• **Task brief**
In the records below, find every line that contains "each" and list it.

________________

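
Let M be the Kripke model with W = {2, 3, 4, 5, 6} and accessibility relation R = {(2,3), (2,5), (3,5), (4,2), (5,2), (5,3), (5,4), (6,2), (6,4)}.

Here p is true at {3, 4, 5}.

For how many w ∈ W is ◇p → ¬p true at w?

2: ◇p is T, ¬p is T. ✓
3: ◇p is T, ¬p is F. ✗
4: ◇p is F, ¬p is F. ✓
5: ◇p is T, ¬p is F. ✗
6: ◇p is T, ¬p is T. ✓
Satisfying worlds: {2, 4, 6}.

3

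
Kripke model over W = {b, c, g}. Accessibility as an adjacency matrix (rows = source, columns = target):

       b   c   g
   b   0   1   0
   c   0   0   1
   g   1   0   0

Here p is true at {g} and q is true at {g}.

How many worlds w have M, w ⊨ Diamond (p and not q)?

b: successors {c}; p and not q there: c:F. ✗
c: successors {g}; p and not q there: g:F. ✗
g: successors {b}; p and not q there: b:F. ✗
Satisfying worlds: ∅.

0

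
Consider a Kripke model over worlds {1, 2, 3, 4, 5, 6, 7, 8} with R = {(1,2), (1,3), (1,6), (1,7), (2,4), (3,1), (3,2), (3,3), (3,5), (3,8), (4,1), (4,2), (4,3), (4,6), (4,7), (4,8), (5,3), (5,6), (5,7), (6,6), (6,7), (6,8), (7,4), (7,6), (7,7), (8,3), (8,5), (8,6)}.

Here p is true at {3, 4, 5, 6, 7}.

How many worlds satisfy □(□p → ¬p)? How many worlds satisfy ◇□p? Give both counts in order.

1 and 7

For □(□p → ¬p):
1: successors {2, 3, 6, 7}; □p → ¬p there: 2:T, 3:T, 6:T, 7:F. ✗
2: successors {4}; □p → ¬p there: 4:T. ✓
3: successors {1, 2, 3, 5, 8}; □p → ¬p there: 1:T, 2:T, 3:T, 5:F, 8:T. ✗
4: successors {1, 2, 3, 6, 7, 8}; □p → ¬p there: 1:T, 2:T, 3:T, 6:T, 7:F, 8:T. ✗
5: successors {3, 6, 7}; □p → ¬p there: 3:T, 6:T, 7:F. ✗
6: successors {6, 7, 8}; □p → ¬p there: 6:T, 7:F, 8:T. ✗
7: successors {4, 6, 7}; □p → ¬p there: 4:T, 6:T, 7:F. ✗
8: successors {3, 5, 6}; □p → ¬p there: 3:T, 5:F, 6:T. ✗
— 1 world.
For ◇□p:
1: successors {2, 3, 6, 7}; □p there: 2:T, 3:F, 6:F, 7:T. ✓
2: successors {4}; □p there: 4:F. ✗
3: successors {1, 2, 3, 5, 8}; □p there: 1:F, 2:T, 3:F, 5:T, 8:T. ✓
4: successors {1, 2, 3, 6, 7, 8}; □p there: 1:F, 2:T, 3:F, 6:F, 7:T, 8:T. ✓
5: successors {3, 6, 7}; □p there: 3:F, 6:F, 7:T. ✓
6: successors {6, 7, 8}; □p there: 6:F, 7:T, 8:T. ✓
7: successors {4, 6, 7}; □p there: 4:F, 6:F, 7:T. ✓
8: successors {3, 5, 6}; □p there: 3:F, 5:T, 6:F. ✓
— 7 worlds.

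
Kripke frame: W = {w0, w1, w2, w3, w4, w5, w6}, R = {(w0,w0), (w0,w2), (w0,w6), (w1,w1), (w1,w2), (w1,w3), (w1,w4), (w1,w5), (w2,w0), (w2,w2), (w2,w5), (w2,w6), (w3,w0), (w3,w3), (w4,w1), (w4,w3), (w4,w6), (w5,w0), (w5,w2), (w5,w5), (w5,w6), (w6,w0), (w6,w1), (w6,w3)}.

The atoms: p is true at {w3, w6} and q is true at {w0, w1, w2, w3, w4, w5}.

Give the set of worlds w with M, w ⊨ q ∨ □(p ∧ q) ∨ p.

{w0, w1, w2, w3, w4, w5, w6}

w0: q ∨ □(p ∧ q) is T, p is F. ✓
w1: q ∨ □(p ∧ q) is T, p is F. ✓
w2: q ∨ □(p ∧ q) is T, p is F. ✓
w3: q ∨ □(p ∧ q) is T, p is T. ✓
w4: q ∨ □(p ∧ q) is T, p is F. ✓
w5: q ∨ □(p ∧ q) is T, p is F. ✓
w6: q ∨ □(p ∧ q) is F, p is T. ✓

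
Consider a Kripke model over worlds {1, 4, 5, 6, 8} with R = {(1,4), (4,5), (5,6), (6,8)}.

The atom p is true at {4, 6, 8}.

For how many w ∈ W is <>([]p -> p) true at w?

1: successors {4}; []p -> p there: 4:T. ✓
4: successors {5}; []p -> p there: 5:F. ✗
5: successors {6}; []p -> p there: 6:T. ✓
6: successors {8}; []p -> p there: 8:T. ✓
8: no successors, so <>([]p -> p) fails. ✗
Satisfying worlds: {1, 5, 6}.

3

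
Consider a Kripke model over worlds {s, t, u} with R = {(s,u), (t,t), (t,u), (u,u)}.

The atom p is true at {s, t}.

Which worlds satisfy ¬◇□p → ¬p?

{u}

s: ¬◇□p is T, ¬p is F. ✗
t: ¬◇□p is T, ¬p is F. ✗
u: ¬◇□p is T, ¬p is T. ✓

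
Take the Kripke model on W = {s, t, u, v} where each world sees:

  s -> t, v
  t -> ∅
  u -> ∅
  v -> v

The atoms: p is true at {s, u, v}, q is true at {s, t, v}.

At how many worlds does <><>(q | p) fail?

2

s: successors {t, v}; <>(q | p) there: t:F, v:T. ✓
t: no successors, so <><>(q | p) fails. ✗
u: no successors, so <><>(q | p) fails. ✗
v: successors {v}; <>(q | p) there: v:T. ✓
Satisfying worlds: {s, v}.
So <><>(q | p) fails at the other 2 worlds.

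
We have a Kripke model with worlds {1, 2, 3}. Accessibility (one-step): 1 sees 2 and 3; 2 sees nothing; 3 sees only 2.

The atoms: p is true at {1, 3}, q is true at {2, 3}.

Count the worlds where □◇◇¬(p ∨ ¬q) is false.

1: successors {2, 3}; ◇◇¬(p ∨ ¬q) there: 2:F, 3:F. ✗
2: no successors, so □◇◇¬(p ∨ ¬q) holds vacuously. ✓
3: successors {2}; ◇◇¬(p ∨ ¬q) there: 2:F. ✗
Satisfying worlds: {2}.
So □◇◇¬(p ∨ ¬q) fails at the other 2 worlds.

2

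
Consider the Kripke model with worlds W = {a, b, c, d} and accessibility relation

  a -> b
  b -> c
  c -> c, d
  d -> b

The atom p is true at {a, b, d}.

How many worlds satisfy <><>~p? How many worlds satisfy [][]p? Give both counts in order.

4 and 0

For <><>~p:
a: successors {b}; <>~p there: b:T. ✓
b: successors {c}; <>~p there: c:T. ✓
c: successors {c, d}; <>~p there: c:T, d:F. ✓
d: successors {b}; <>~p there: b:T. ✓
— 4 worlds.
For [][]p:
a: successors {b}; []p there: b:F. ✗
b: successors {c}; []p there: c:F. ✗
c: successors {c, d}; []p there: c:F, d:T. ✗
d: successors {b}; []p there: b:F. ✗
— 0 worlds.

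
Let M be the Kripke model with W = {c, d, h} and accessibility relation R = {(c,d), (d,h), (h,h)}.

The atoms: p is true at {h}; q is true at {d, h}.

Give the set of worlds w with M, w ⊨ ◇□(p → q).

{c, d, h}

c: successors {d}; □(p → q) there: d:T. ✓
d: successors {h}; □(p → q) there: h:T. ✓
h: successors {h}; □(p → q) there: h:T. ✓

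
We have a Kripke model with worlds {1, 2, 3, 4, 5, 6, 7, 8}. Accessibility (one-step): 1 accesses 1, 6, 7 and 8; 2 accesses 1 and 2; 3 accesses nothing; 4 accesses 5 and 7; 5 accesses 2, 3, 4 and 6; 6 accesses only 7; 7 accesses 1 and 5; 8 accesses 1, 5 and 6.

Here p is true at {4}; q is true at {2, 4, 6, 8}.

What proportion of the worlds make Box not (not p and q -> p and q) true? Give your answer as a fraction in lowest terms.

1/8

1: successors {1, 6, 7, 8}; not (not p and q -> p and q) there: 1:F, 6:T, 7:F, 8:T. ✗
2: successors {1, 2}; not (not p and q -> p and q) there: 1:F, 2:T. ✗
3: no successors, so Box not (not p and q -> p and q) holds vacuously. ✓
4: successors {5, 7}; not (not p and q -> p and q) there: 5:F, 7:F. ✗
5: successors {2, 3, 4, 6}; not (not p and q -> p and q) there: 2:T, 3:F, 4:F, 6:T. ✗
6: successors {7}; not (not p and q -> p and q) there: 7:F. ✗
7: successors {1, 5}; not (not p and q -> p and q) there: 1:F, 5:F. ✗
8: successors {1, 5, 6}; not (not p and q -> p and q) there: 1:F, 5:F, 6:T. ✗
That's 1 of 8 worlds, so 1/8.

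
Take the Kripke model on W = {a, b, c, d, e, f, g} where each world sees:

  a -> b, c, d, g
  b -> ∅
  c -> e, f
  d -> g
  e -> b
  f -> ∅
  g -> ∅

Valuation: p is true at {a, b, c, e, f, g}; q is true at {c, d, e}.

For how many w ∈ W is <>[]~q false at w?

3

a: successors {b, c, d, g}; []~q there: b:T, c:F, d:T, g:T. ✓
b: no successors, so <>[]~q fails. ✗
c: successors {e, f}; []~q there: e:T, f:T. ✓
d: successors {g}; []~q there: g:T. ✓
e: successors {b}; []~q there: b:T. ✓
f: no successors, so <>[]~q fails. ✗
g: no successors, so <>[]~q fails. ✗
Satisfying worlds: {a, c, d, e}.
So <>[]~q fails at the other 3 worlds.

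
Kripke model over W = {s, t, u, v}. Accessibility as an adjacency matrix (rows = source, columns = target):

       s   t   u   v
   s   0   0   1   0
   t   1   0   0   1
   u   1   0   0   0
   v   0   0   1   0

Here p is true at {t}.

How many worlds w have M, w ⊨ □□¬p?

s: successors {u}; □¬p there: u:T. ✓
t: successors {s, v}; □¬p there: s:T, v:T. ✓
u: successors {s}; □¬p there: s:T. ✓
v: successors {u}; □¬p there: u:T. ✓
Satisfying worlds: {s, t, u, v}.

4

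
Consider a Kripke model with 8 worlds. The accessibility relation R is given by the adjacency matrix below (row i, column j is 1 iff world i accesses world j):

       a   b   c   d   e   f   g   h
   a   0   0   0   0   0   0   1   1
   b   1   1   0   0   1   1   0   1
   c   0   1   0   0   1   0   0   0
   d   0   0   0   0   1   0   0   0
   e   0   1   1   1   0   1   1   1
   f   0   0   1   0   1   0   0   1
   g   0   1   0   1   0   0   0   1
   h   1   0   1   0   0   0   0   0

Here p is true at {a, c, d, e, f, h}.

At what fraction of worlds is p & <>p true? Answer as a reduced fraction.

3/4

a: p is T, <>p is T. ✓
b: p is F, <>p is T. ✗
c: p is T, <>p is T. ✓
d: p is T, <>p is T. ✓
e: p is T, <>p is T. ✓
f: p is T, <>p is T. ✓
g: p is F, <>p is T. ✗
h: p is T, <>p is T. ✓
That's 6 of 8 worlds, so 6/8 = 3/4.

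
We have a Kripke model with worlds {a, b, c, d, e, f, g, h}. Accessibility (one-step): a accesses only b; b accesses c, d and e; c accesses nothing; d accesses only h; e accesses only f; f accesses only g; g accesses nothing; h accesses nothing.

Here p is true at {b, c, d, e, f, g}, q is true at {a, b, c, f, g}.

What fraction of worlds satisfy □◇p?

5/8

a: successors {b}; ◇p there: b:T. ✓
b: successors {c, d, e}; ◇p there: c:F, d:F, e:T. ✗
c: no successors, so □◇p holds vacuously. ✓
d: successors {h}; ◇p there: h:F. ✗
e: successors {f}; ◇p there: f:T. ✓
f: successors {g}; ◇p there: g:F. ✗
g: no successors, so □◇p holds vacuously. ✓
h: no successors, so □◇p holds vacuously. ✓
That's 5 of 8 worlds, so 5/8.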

________________

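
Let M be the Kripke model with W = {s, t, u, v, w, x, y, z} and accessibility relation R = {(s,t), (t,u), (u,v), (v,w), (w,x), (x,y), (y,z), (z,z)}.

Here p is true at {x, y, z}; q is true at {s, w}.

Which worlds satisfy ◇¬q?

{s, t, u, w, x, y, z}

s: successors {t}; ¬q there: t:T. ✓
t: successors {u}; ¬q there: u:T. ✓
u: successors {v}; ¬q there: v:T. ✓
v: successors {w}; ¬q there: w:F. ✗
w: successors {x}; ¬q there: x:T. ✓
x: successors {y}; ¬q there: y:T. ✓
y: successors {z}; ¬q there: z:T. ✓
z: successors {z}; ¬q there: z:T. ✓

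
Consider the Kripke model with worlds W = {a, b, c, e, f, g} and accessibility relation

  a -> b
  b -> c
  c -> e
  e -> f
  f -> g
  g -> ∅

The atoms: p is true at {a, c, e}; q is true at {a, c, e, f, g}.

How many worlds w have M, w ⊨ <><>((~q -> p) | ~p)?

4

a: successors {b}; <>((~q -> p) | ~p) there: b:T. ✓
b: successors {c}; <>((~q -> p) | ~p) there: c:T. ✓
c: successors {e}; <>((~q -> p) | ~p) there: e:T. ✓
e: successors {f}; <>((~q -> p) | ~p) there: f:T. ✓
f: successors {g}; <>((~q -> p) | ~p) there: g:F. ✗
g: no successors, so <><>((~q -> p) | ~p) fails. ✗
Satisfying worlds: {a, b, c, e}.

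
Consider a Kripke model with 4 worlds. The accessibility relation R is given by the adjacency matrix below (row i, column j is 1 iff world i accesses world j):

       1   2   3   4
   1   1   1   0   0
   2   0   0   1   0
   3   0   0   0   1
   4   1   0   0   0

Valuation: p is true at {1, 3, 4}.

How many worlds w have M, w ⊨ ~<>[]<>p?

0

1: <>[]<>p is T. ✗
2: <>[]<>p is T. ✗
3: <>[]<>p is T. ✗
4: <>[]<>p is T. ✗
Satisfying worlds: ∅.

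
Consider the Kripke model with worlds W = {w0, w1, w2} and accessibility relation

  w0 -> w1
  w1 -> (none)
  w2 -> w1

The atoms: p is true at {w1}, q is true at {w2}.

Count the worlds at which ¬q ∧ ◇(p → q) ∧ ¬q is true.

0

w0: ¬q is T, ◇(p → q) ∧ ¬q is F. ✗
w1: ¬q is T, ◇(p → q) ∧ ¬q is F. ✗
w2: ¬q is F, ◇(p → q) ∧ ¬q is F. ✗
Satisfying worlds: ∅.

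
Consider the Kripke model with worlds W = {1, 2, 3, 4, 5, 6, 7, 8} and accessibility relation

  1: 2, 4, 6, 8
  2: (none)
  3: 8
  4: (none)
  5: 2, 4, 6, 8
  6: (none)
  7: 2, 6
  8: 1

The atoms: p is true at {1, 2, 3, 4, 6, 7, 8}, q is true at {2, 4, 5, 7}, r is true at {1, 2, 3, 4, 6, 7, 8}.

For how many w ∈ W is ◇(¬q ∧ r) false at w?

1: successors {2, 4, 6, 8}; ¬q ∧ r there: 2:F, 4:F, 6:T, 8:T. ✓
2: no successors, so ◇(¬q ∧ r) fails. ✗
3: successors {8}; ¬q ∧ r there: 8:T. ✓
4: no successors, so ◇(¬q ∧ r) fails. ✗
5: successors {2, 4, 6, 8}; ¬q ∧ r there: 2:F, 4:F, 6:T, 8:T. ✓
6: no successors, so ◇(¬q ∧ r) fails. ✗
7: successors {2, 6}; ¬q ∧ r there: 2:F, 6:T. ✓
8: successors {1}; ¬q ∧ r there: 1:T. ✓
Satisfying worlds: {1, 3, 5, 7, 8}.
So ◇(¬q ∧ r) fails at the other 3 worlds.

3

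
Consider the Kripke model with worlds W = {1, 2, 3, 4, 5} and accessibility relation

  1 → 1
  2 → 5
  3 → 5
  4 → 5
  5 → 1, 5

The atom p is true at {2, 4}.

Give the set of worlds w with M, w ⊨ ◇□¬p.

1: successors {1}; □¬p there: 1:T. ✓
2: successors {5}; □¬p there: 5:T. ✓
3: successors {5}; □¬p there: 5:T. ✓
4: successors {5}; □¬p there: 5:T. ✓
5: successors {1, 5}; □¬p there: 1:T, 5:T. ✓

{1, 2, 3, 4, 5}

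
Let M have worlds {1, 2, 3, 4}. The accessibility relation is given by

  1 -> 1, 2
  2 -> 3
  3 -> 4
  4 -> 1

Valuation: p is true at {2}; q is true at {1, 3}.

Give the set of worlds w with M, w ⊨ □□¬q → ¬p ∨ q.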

________________

• **Response to this task**
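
Take the Kripke model on W = {s, t, u, v} where each world sees:
Take the Kripke model on W = {a, b, c, d, e, f, g} where each world sees: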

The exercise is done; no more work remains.